What the task requires:
Type each record below again, with the same words.

*** Opening Records supplied ***

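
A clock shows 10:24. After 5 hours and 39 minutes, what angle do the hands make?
First find the time 5 hours and 39 minutes after 10:24.
Total minutes: 10 x 60 + 24 + 5 x 60 + 39 = 963.
963 mod 720 = 243 minutes = 4:03.
Now compute the angle at 4:03:
Hour hand: 4 x 30 + 3 x 0.5 = 121.5 degrees
Minute hand: 3 x 6 = 18 degrees
Difference: |121.5 - 18| = 103.5 degrees
The angle is 103.5 degrees

Final answer: 103.5 degrees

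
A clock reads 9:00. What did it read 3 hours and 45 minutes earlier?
Starting time: 9:00 = 540 total minutes past 12:00
Subtracting: 3 hours and 45 minutes = 225 minutes
540 - 225 = 315 minutes
= 5 hours and 15 minutes past 12:00 = 5:15

Final answer: 5:15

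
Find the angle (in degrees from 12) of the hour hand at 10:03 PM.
The hour hand moves 30 degrees per hour and 0.5 degrees per minute.
At 10:03: (10) x 30 + 3 x 0.5 = 300 + 1.5 = 301.5 degrees

Final answer: 301.5 degrees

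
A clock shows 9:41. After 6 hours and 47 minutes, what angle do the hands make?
First find the time 6 hours and 47 minutes after 9:41.
Total minutes: 9 x 60 + 41 + 6 x 60 + 47 = 988.
988 mod 720 = 268 minutes = 4:28.
Now compute the angle at 4:28:
Hour hand: 4 x 30 + 28 x 0.5 = 134 degrees
Minute hand: 28 x 6 = 168 degrees
Difference: |134 - 168| = 34 degrees
The angle is 34 degrees

Final answer: 34 degrees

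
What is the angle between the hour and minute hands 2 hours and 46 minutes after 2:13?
First find the time 2 hours and 46 minutes after 2:13.
Total minutes: 2 x 60 + 13 + 2 x 60 + 46 = 299.
299 mod 720 = 299 minutes = 4:59.
Now compute the angle at 4:59:
Hour hand: 4 x 30 + 59 x 0.5 = 149.5 degrees
Minute hand: 59 x 6 = 354 degrees
Difference: |149.5 - 354| = 204.5 degrees
Smaller angle: 360 - 204.5 = 155.5 degrees

Final answer: 155.5 degrees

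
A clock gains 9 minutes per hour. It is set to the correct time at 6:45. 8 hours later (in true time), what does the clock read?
For every 60 true minutes, the faulty clock advances 60 + 9 = 69 minutes.
True elapsed: 8 hours = 480 minutes.
Faulty clock advances: 480 x 69/60 = 552 minutes (drift: 72 minutes ahead).
Shown time: 6:45 + 552 minutes = 3:57.

Final answer: 3:57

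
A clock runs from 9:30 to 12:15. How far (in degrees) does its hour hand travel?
The hour hand moves 0.5 degrees per minute.
Time elapsed: 12:15 - 9:30 = 165 minutes
Angular displacement: 165 x 0.5 = 82.5 degrees

Final answer: 82.5 degrees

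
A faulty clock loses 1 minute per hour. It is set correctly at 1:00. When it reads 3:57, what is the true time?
For every 60 true minutes, the faulty clock advances 59 minutes, so 1 faulty-clock minute corresponds to 60/59 true minutes.
From 1:00 to 3:57 on the faulty dial is 177 minutes.
True elapsed: 177 x 60/59 = 180 minutes = 3 hours.
True time: 1:00 + 3 hours = 4:00.

Final answer: 4:00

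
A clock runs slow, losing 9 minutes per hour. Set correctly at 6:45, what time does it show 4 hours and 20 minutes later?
For every 60 true minutes, the faulty clock advances 60 - 9 = 51 minutes.
True elapsed: 4 hours and 20 minutes = 260 minutes.
Faulty clock advances: 260 x 51/60 = 221 minutes (drift: 39 minutes behind).
Shown time: 6:45 + 221 minutes = 10:26.

Final answer: 10:26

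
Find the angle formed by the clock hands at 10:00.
Hour hand position: 10 x 30 + 0 x 0.5 = 300 degrees
Minute hand position: 0 x 6 = 0 degrees
Difference: |300 - 0| = 300 degrees
Since 300 > 180, the smaller angle is 360 - 300 = 60 degrees

Final answer: 60 degrees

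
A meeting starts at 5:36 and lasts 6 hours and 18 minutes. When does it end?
Starting time: 5:36
Adding 18 minutes to 36 minutes: 36 + 18 = 54 minutes
Adding 6 hours: 5 + 6 = 11
Final time: 11:54

Final answer: 11:54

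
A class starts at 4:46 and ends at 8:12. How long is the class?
From 4:46 to 8:12:
(8 x 60 + 12) - (4 x 60 + 46) = 492 - 286 = 206 minutes
= 3 hours and 26 minutes

Final answer: 3 hours and 26 minutes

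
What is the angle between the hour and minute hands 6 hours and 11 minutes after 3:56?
First find the time 6 hours and 11 minutes after 3:56.
Total minutes: 3 x 60 + 56 + 6 x 60 + 11 = 607.
607 mod 720 = 607 minutes = 10:07.
Now compute the angle at 10:07:
Hour hand: 10 x 30 + 7 x 0.5 = 303.5 degrees
Minute hand: 7 x 6 = 42 degrees
Difference: |303.5 - 42| = 261.5 degrees
Smaller angle: 360 - 261.5 = 98.5 degrees

Final answer: 98.5 degrees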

*** Closing Records supplied ***

Exercise output:
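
A clock shows 10:24. After 5 hours and 39 minutes, what angle do the hands make?
First find the time 5 hours and 39 minutes after 10:24.
Total minutes: 10 x 60 + 24 + 5 x 60 + 39 = 963.
963 mod 720 = 243 minutes = 4:03.
Now compute the angle at 4:03:
Hour hand: 4 x 30 + 3 x 0.5 = 121.5 degrees
Minute hand: 3 x 6 = 18 degrees
Difference: |121.5 - 18| = 103.5 degrees
The angle is 103.5 degrees

Final answer: 103.5 degrees

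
A clock reads 9:00. What did it read 3 hours and 45 minutes earlier?
Starting time: 9:00 = 540 total minutes past 12:00
Subtracting: 3 hours and 45 minutes = 225 minutes
540 - 225 = 315 minutes
= 5 hours and 15 minutes past 12:00 = 5:15

Final answer: 5:15

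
Find the angle (in degrees from 12) of the hour hand at 10:03 PM.
The hour hand moves 30 degrees per hour and 0.5 degrees per minute.
At 10:03: (10) x 30 + 3 x 0.5 = 300 + 1.5 = 301.5 degrees

Final answer: 301.5 degrees

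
A clock shows 9:41. After 6 hours and 47 minutes, what angle do the hands make?
First find the time 6 hours and 47 minutes after 9:41.
Total minutes: 9 x 60 + 41 + 6 x 60 + 47 = 988.
988 mod 720 = 268 minutes = 4:28.
Now compute the angle at 4:28:
Hour hand: 4 x 30 + 28 x 0.5 = 134 degrees
Minute hand: 28 x 6 = 168 degrees
Difference: |134 - 168| = 34 degrees
The angle is 34 degrees

Final answer: 34 degrees

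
What is the angle between the hour and minute hands 2 hours and 46 minutes after 2:13?
First find the time 2 hours and 46 minutes after 2:13.
Total minutes: 2 x 60 + 13 + 2 x 60 + 46 = 299.
299 mod 720 = 299 minutes = 4:59.
Now compute the angle at 4:59:
Hour hand: 4 x 30 + 59 x 0.5 = 149.5 degrees
Minute hand: 59 x 6 = 354 degrees
Difference: |149.5 - 354| = 204.5 degrees
Smaller angle: 360 - 204.5 = 155.5 degrees

Final answer: 155.5 degrees

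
A clock gains 9 minutes per hour. It is set to the correct time at 6:45. 8 hours later (in true time), what does the clock read?
For every 60 true minutes, the faulty clock advances 60 + 9 = 69 minutes.
True elapsed: 8 hours = 480 minutes.
Faulty clock advances: 480 x 69/60 = 552 minutes (drift: 72 minutes ahead).
Shown time: 6:45 + 552 minutes = 3:57.

Final answer: 3:57

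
A clock runs from 9:30 to 12:15. How far (in degrees) does its hour hand travel?
The hour hand moves 0.5 degrees per minute.
Time elapsed: 12:15 - 9:30 = 165 minutes
Angular displacement: 165 x 0.5 = 82.5 degrees

Final answer: 82.5 degrees

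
A faulty clock loses 1 minute per hour. It is set correctly at 1:00. When it reads 3:57, what is the true time?
For every 60 true minutes, the faulty clock advances 59 minutes, so 1 faulty-clock minute corresponds to 60/59 true minutes.
From 1:00 to 3:57 on the faulty dial is 177 minutes.
True elapsed: 177 x 60/59 = 180 minutes = 3 hours.
True time: 1:00 + 3 hours = 4:00.

Final answer: 4:00

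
A clock runs slow, losing 9 minutes per hour. Set correctly at 6:45, what time does it show 4 hours and 20 minutes later?
For every 60 true minutes, the faulty clock advances 60 - 9 = 51 minutes.
True elapsed: 4 hours and 20 minutes = 260 minutes.
Faulty clock advances: 260 x 51/60 = 221 minutes (drift: 39 minutes behind).
Shown time: 6:45 + 221 minutes = 10:26.

Final answer: 10:26

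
Find the angle formed by the clock hands at 10:00.
Hour hand position: 10 x 30 + 0 x 0.5 = 300 degrees
Minute hand position: 0 x 6 = 0 degrees
Difference: |300 - 0| = 300 degrees
Since 300 > 180, the smaller angle is 360 - 300 = 60 degrees

Final answer: 60 degrees

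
A meeting starts at 5:36 and lasts 6 hours and 18 minutes. When does it end?
Starting time: 5:36
Adding 18 minutes to 36 minutes: 36 + 18 = 54 minutes
Adding 6 hours: 5 + 6 = 11
Final time: 11:54

Final answer: 11:54

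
A class starts at 4:46 and ends at 8:12. How long is the class?
From 4:46 to 8:12:
(8 x 60 + 12) - (4 x 60 + 46) = 492 - 286 = 206 minutes
= 3 hours and 26 minutes

Final answer: 3 hours and 26 minutes

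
What is the angle between the hour and minute hands 6 hours and 11 minutes after 3:56?
First find the time 6 hours and 11 minutes after 3:56.
Total minutes: 3 x 60 + 56 + 6 x 60 + 11 = 607.
607 mod 720 = 607 minutes = 10:07.
Now compute the angle at 10:07:
Hour hand: 10 x 30 + 7 x 0.5 = 303.5 degrees
Minute hand: 7 x 6 = 42 degrees
Difference: |303.5 - 42| = 261.5 degrees
Smaller angle: 360 - 261.5 = 98.5 degrees

Final answer: 98.5 degrees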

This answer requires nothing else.